Data in this exercise below:

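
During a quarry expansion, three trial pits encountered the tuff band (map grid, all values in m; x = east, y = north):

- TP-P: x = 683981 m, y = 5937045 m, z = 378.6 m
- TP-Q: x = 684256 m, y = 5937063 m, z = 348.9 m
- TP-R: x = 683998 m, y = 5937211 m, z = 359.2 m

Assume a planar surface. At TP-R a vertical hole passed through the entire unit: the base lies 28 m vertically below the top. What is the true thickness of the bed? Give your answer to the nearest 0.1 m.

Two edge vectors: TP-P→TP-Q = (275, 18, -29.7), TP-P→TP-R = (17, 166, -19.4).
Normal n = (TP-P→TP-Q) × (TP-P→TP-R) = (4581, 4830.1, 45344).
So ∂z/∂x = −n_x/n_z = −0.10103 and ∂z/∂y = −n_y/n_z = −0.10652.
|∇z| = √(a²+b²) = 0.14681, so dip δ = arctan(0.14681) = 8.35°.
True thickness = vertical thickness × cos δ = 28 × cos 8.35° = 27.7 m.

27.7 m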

End of Data in this exercise.
Data in this exercise below:

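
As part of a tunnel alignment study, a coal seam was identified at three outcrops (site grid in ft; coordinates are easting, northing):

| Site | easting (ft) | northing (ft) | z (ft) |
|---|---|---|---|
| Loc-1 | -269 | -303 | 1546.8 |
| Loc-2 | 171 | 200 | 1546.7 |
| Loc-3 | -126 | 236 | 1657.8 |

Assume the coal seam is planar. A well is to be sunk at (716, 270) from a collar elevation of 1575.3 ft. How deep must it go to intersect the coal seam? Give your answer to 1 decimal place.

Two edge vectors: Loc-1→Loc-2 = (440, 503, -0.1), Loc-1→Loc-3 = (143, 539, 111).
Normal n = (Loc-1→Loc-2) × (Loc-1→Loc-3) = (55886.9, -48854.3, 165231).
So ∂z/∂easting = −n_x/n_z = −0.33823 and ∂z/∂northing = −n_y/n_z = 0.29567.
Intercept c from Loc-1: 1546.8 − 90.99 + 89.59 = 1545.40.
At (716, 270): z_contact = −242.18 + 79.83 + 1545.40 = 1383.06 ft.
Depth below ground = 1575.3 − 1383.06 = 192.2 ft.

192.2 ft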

End of Data in this exercise.
Data in this exercise below:

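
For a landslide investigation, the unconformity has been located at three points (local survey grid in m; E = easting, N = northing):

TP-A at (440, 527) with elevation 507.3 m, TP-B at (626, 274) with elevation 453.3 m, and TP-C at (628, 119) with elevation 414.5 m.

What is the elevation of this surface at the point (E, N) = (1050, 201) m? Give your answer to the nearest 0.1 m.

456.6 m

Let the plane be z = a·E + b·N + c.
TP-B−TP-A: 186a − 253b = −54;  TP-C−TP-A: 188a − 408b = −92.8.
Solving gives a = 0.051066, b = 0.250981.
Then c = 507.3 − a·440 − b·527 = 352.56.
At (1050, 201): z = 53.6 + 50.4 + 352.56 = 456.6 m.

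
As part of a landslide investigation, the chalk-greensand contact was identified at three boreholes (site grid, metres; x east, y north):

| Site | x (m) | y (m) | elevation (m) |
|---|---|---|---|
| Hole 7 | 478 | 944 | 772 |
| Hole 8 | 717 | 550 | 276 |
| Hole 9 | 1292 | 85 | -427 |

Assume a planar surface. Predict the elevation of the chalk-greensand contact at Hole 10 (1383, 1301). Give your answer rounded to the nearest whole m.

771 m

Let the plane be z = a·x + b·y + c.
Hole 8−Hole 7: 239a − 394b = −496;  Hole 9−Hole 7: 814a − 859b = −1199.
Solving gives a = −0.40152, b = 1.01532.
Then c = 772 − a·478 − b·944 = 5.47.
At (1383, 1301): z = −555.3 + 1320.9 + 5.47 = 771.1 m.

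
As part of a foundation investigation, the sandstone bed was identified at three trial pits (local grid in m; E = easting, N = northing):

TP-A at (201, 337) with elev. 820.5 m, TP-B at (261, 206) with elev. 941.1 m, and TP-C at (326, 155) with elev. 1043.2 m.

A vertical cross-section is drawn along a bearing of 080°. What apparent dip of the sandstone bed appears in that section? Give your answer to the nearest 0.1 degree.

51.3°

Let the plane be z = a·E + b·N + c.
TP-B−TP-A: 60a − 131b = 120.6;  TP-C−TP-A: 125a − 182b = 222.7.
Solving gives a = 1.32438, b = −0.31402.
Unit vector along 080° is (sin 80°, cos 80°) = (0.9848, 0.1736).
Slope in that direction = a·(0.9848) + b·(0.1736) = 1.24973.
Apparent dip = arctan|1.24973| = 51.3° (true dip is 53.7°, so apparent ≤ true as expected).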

End of Data in this exercise.

**What needs to be done:** Among the entries, find each line that includes the string "investigation" and copy it.

**Completed task:**
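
For a landslide investigation, the unconformity has been located at three points (local survey grid in m; E = easting, N = northing):
As part of a landslide investigation, the chalk-greensand contact was identified at three boreholes (site grid, metres; x east, y north):
As part of a foundation investigation, the sandstone bed was identified at three trial pits (local grid in m; E = easting, N = northing):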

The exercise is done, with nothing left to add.